§ **TASK STATEMENT**
Among these records, tally each line with the word "does"; the answer is that number alone.

Records from a collection
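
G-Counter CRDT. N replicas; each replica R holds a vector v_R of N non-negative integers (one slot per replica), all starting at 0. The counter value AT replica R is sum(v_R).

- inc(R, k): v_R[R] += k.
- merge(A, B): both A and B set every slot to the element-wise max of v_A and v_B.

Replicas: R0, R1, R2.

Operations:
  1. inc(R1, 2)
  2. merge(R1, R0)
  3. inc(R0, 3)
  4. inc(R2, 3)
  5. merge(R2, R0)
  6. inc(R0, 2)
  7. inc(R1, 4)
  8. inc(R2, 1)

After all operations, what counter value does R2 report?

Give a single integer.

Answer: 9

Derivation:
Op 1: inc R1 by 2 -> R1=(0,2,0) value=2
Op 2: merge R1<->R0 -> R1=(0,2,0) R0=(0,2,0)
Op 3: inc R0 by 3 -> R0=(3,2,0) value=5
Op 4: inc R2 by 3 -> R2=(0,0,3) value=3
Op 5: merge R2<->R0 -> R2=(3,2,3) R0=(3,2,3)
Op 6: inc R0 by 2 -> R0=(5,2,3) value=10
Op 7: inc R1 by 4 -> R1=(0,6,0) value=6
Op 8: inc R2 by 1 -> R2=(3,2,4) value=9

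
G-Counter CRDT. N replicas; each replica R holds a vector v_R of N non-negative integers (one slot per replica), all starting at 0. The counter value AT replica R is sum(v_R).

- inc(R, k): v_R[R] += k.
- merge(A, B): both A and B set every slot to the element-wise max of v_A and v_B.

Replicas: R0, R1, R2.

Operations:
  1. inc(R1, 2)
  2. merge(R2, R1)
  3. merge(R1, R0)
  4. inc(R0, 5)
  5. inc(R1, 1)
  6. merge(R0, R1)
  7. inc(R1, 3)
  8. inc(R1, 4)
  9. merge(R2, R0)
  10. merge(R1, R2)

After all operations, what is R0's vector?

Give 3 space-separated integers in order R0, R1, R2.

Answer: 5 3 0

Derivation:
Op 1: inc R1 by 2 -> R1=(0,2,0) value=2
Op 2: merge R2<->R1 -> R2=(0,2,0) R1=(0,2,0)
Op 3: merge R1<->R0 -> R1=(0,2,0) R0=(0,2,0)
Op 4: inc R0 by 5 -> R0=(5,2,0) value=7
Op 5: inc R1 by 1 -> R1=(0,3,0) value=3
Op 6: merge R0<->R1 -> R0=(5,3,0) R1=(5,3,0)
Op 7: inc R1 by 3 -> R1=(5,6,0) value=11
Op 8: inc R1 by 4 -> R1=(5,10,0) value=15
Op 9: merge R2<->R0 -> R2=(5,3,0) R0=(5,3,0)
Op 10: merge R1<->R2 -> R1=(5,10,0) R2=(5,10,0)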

==

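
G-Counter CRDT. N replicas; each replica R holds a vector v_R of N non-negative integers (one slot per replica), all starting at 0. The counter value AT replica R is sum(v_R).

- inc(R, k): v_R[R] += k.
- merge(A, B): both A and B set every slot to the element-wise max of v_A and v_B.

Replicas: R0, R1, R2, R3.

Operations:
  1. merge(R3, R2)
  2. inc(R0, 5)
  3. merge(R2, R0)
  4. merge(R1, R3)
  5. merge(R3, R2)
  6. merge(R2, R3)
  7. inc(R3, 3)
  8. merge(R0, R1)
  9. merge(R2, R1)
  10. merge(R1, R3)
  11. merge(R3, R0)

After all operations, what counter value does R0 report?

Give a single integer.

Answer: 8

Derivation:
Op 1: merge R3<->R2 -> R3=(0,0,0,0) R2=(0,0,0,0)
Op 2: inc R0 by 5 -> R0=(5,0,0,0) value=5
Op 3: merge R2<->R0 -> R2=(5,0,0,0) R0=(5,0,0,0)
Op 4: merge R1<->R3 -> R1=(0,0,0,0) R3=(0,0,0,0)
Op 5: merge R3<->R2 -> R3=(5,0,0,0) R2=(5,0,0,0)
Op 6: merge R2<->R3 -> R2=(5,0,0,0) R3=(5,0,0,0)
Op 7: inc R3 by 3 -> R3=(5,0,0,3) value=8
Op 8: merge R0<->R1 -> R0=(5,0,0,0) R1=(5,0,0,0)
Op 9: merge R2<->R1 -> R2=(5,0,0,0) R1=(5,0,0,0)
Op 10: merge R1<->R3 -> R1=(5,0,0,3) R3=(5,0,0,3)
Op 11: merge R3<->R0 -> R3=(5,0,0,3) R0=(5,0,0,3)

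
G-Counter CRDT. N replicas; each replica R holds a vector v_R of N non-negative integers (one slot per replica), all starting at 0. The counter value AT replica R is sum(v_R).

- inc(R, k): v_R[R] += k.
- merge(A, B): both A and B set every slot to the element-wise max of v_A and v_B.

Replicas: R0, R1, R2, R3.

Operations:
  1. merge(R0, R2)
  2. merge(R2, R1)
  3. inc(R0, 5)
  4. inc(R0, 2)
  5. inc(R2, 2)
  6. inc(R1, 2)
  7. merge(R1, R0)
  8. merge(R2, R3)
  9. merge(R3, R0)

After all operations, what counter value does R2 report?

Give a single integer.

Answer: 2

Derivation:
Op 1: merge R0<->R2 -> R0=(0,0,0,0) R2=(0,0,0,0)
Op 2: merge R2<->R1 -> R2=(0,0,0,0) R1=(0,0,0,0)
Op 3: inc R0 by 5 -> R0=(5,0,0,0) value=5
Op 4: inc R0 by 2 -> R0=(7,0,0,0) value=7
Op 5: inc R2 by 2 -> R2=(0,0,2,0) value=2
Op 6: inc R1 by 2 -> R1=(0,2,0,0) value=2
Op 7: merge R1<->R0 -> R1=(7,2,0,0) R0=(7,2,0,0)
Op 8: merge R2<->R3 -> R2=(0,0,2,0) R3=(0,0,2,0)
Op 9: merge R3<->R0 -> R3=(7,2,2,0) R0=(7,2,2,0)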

---

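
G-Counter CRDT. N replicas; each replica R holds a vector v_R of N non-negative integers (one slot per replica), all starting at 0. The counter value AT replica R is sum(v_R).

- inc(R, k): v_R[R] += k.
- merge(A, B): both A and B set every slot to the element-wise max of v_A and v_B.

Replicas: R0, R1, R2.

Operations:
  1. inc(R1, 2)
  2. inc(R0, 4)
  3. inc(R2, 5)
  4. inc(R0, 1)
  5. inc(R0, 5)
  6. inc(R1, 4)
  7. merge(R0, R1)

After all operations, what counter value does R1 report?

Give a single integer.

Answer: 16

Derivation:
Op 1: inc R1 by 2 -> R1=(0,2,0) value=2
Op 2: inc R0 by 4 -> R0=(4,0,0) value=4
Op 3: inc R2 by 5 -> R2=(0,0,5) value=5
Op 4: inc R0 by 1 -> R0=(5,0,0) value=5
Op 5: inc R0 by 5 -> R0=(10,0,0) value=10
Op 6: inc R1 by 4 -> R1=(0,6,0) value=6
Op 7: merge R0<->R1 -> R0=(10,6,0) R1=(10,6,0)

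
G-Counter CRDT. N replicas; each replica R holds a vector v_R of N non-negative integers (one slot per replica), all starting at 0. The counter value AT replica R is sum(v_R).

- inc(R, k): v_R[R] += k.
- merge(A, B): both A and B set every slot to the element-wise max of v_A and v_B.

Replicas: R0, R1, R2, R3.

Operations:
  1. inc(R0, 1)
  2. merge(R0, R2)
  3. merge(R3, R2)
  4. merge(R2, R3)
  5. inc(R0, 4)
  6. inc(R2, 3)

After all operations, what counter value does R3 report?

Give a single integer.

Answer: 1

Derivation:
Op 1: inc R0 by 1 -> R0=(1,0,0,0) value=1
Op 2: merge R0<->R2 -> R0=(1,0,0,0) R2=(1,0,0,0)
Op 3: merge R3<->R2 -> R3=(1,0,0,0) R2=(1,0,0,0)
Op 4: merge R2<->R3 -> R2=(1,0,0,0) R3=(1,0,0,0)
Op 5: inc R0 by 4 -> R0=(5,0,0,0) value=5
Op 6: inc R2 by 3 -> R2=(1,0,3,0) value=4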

§ **EXPECTED ANSWER**
5